• Collected data:
-----

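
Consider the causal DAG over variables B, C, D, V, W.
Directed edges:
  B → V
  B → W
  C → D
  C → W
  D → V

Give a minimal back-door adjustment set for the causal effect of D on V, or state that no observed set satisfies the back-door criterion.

D→V: minimal back-door set ∅.

desc(D)\{D}={V}; candidates ⊆ {B,C,W}.
∅: D⊥V given ∅ in G with D→· removed — back-door holds.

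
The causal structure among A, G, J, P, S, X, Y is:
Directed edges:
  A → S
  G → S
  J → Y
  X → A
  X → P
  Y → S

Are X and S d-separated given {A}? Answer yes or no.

Bayes-Ball from X | {A} reaches {P}.
S ∉ reach(X|{A}) ⇒ X ⊥ S | {A}.

Yes — X ⊥ S | {A}.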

-----

• YOUR ASSIGNMENT: Only the lines from the line with "Give a minimal" to the final line of the entries are to be returned, each exactly as written, both ends included.

• SOLUTION FOR THIS PROBLEM:
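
Give a minimal back-door adjustment set for the causal effect of D on V, or state that no observed set satisfies the back-door criterion.

D→V: minimal back-door set ∅.

desc(D)\{D}={V}; candidates ⊆ {B,C,W}.
∅: D⊥V given ∅ in G with D→· removed — back-door holds.

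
The causal structure among A, G, J, P, S, X, Y is:
Directed edges:
  A → S
  G → S
  J → Y
  X → A
  X → P
  Y → S

Are X and S d-separated given {A}? Answer yes or no.

Bayes-Ball from X | {A} reaches {P}.
S ∉ reach(X|{A}) ⇒ X ⊥ S | {A}.

Yes — X ⊥ S | {A}.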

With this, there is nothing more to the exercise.